Which lines of the data include the string "under"? List them all.

*** Data to examine

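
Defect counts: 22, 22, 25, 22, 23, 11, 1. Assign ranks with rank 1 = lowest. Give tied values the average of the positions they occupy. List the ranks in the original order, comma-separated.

4, 4, 7, 4, 6, 2, 1

Sorted (ascending): 1, 11, 22, 22, 22, 23, 25
The 3 values of 22 occupy positions 3–5 → average rank 4.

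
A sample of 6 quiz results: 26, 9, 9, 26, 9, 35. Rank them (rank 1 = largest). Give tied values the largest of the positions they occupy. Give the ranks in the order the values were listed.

3, 6, 6, 3, 6, 1

Sorted (descending): 35, 26, 26, 9, 9, 9
The 2 values of 26 occupy positions 2–3 → each gets rank 3.
The 3 values of 9 occupy positions 4–6 → each gets rank 6.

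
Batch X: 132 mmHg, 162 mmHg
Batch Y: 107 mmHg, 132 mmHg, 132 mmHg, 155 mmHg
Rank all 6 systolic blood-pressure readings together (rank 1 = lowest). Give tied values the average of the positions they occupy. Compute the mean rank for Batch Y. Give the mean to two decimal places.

3.00

Sorted (ascending): 107, 132, 132, 132, 155, 162
The 3 values of 132 occupy positions 2–4 → average rank 3.
Batch Y values → pooled ranks: 107→1, 132→3, 132→3, 155→5
Mean rank = (1 + 3 + 3 + 5) / 4 = 3.00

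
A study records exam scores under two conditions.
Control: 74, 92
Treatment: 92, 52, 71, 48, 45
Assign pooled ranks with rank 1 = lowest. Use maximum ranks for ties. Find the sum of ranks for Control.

12

Sorted (ascending): 45, 48, 52, 71, 74, 92, 92
The 2 values of 92 occupy positions 6–7 → each gets rank 7.
Control values → pooled ranks: 74→5, 92→7
Rank sum = 5 + 7 = 12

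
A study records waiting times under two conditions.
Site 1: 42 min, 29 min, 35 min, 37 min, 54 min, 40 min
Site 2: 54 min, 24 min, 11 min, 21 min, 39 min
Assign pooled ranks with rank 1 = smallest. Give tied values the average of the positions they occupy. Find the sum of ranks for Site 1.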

******

Solution to the problem →
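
A study records exam scores under two conditions.
A study records waiting times under two conditions.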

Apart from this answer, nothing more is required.